--- START ---

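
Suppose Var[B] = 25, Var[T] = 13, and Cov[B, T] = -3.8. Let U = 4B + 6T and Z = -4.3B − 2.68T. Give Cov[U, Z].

By bilinearity, Cov[U, Z] = ac·Var[B] + bd·Var[T] + (ad+bc)·Cov[B, T], with a=4, b=6, c=-4.3, d=-2.68.
ac·Var[B] = 4·(-4.3)·25 = -430
bd·Var[T] = 6·(-2.68)·13 = -209.04
(ad+bc)·Cov[B, T] = (-36.52)·(-3.8) = 138.776
Cov[U, Z] = -430 + (-209.04) + 138.776 = -500.264.

Cov[U, Z] = -500.264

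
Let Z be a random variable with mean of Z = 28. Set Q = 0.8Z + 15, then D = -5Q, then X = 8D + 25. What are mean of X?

mean of Q = 0.8·28 + 15 = 37.4.
mean of D = (-5)·37.4 = -187.
mean of X = 8·(-187) + 25 = -1471.

mean of X = -1471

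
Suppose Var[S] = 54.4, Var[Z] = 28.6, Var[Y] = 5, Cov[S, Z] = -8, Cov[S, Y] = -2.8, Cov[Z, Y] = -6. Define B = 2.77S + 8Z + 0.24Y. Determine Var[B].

Var[B] = 1866.77088

Var[B] = a²·Var[S] + b²·Var[Z] + c²·Var[Y] + 2ab·Cov[S, Z] + 2ac·Cov[S, Y] + 2bc·Cov[Z, Y], with a = 2.77, b = 8, c = 0.24.
= 417.40576 + 1830.4 + 0.288 + (-354.56) + (-3.72288) + (-23.04)
= 1866.77088.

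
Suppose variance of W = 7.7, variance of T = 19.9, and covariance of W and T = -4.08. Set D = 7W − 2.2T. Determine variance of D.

variance of D = 599.28

variance of D = a²·variance of W + b²·variance of T + 2ab·covariance of W and T with a = 7, b = -2.2.
= 7²·7.7 + (-2.2)²·19.9 + 2·7·(-2.2)·(-4.08)
= 377.3 + 96.316 + 125.664 = 599.28.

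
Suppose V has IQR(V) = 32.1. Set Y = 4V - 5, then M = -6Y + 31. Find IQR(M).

IQR(Y) = |4|·32.1 = 128.4.
IQR(M) = |-6|·128.4 = 770.4.

IQR(M) = 770.4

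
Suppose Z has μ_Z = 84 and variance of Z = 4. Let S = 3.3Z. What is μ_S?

μ_S = 277.2

S = 3.3Z is linear with a = 3.3, b = 0.
μ_S = a·μ_Z + b = 3.3·84 = 277.2.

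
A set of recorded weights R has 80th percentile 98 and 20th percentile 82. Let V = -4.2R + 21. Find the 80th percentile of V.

80th percentile of V = -323.4

Since a = -4.2 < 0 the transformation is decreasing, reversing order: the 80th percentile of V corresponds to the 20th percentile of R.
So P_{80}(V) = a·P_{20}(R) + b = (-4.2)·82 + 21 = -323.4.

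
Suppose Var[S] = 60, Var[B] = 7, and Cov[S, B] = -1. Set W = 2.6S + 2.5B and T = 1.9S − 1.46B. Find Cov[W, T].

By bilinearity, Cov[W, T] = ac·Var[S] + bd·Var[B] + (ad+bc)·Cov[S, B], with a=2.6, b=2.5, c=1.9, d=-1.46.
ac·Var[S] = 2.6·1.9·60 = 296.4
bd·Var[B] = 2.5·(-1.46)·7 = -25.55
(ad+bc)·Cov[S, B] = (0.954)·(-1) = -0.954
Cov[W, T] = 296.4 + (-25.55) + (-0.954) = 269.896.

Cov[W, T] = 269.896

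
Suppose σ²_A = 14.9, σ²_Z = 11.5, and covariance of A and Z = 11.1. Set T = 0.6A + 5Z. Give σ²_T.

σ²_T = 359.464

σ²_T = a²·σ²_A + b²·σ²_Z + 2ab·covariance of A and Z with a = 0.6, b = 5.
= 0.6²·14.9 + 5²·11.5 + 2·0.6·5·11.1
= 5.364 + 287.5 + 66.6 = 359.464.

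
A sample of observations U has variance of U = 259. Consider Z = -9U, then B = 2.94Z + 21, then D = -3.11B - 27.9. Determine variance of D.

variance of D = 1753881.39772524

variance of Z = (-9)²·259 = 20979.
variance of B = 2.94²·20979 = 181334.0844.
variance of D = (-3.11)²·181334.0844 = 1753881.39772524.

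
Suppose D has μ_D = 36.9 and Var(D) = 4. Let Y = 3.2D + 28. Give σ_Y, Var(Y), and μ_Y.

Y = 3.2D + 28 is linear with a = 3.2, b = 28.
σ_D = √4 = 2.
σ_Y = |a|·σ_D = |3.2|·2 = 6.4.
Var(Y) = a²·Var(D) = 3.2²·4 = 40.96 (the additive constant 28 does not affect variance).
μ_Y = a·μ_D + b = 3.2·36.9 + 28 = 146.08.

σ_Y = 6.4, Var(Y) = 40.96, μ_Y = 146.08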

--- END ---

Exercise: Everything in the data above must be reproduced exactly.

Your solution:
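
Suppose Var[B] = 25, Var[T] = 13, and Cov[B, T] = -3.8. Let U = 4B + 6T and Z = -4.3B − 2.68T. Give Cov[U, Z].

By bilinearity, Cov[U, Z] = ac·Var[B] + bd·Var[T] + (ad+bc)·Cov[B, T], with a=4, b=6, c=-4.3, d=-2.68.
ac·Var[B] = 4·(-4.3)·25 = -430
bd·Var[T] = 6·(-2.68)·13 = -209.04
(ad+bc)·Cov[B, T] = (-36.52)·(-3.8) = 138.776
Cov[U, Z] = -430 + (-209.04) + 138.776 = -500.264.

Cov[U, Z] = -500.264

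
Let Z be a random variable with mean of Z = 28. Set Q = 0.8Z + 15, then D = -5Q, then X = 8D + 25. What are mean of X?

mean of Q = 0.8·28 + 15 = 37.4.
mean of D = (-5)·37.4 = -187.
mean of X = 8·(-187) + 25 = -1471.

mean of X = -1471

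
Suppose Var[S] = 54.4, Var[Z] = 28.6, Var[Y] = 5, Cov[S, Z] = -8, Cov[S, Y] = -2.8, Cov[Z, Y] = -6. Define B = 2.77S + 8Z + 0.24Y. Determine Var[B].

Var[B] = 1866.77088

Var[B] = a²·Var[S] + b²·Var[Z] + c²·Var[Y] + 2ab·Cov[S, Z] + 2ac·Cov[S, Y] + 2bc·Cov[Z, Y], with a = 2.77, b = 8, c = 0.24.
= 417.40576 + 1830.4 + 0.288 + (-354.56) + (-3.72288) + (-23.04)
= 1866.77088.

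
Suppose variance of W = 7.7, variance of T = 19.9, and covariance of W and T = -4.08. Set D = 7W − 2.2T. Determine variance of D.

variance of D = 599.28

variance of D = a²·variance of W + b²·variance of T + 2ab·covariance of W and T with a = 7, b = -2.2.
= 7²·7.7 + (-2.2)²·19.9 + 2·7·(-2.2)·(-4.08)
= 377.3 + 96.316 + 125.664 = 599.28.

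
Suppose V has IQR(V) = 32.1. Set Y = 4V - 5, then M = -6Y + 31. Find IQR(M).

IQR(Y) = |4|·32.1 = 128.4.
IQR(M) = |-6|·128.4 = 770.4.

IQR(M) = 770.4

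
Suppose Z has μ_Z = 84 and variance of Z = 4. Let S = 3.3Z. What is μ_S?

μ_S = 277.2

S = 3.3Z is linear with a = 3.3, b = 0.
μ_S = a·μ_Z + b = 3.3·84 = 277.2.

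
A set of recorded weights R has 80th percentile 98 and 20th percentile 82. Let V = -4.2R + 21. Find the 80th percentile of V.

80th percentile of V = -323.4

Since a = -4.2 < 0 the transformation is decreasing, reversing order: the 80th percentile of V corresponds to the 20th percentile of R.
So P_{80}(V) = a·P_{20}(R) + b = (-4.2)·82 + 21 = -323.4.

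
Suppose Var[S] = 60, Var[B] = 7, and Cov[S, B] = -1. Set W = 2.6S + 2.5B and T = 1.9S − 1.46B. Find Cov[W, T].

By bilinearity, Cov[W, T] = ac·Var[S] + bd·Var[B] + (ad+bc)·Cov[S, B], with a=2.6, b=2.5, c=1.9, d=-1.46.
ac·Var[S] = 2.6·1.9·60 = 296.4
bd·Var[B] = 2.5·(-1.46)·7 = -25.55
(ad+bc)·Cov[S, B] = (0.954)·(-1) = -0.954
Cov[W, T] = 296.4 + (-25.55) + (-0.954) = 269.896.

Cov[W, T] = 269.896

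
Suppose σ²_A = 14.9, σ²_Z = 11.5, and covariance of A and Z = 11.1. Set T = 0.6A + 5Z. Give σ²_T.

σ²_T = 359.464

σ²_T = a²·σ²_A + b²·σ²_Z + 2ab·covariance of A and Z with a = 0.6, b = 5.
= 0.6²·14.9 + 5²·11.5 + 2·0.6·5·11.1
= 5.364 + 287.5 + 66.6 = 359.464.

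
A sample of observations U has variance of U = 259. Consider Z = -9U, then B = 2.94Z + 21, then D = -3.11B - 27.9. Determine variance of D.

variance of D = 1753881.39772524

variance of Z = (-9)²·259 = 20979.
variance of B = 2.94²·20979 = 181334.0844.
variance of D = (-3.11)²·181334.0844 = 1753881.39772524.

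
Suppose D has μ_D = 36.9 and Var(D) = 4. Let Y = 3.2D + 28. Give σ_Y, Var(Y), and μ_Y.

Y = 3.2D + 28 is linear with a = 3.2, b = 28.
σ_D = √4 = 2.
σ_Y = |a|·σ_D = |3.2|·2 = 6.4.
Var(Y) = a²·Var(D) = 3.2²·4 = 40.96 (the additive constant 28 does not affect variance).
μ_Y = a·μ_D + b = 3.2·36.9 + 28 = 146.08.

σ_Y = 6.4, Var(Y) = 40.96, μ_Y = 146.08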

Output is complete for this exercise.